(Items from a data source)
####################
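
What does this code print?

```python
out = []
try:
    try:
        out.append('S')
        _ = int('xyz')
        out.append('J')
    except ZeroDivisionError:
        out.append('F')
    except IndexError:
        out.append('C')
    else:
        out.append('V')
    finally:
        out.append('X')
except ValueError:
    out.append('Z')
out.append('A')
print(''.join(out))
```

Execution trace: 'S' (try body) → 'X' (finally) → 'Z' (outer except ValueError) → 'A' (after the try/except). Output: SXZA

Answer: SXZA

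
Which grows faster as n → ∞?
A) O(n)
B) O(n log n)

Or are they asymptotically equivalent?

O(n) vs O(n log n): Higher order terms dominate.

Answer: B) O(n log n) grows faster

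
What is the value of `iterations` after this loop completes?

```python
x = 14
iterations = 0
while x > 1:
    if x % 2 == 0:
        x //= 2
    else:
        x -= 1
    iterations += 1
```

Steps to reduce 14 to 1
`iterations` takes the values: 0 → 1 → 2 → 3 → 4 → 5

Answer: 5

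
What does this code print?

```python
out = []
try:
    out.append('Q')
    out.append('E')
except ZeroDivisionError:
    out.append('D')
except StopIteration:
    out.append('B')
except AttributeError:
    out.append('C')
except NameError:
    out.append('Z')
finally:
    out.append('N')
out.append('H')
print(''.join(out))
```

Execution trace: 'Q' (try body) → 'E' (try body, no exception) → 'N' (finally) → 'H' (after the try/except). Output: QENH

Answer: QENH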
####################
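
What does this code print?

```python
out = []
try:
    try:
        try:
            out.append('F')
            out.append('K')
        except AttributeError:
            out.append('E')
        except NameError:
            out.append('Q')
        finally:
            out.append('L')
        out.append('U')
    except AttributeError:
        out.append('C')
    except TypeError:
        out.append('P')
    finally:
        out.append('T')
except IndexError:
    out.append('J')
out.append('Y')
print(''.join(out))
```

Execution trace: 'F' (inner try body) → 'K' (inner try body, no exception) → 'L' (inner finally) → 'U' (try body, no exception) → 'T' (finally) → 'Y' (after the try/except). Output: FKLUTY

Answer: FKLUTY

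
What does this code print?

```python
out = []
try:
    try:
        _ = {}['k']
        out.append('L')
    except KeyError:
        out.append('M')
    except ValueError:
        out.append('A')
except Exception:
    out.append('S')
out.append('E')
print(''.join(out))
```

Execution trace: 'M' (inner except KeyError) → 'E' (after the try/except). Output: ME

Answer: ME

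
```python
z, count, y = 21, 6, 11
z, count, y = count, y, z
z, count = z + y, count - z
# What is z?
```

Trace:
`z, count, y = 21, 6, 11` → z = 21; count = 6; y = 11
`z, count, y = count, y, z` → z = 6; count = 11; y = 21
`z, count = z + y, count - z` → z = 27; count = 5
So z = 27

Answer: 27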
####################
• _EXERCISE REQUIREMENTS_
Please go over the data above and copy each line with "IndexError" in it.

• _WORKED SOLUTION_
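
    except IndexError:
except IndexError: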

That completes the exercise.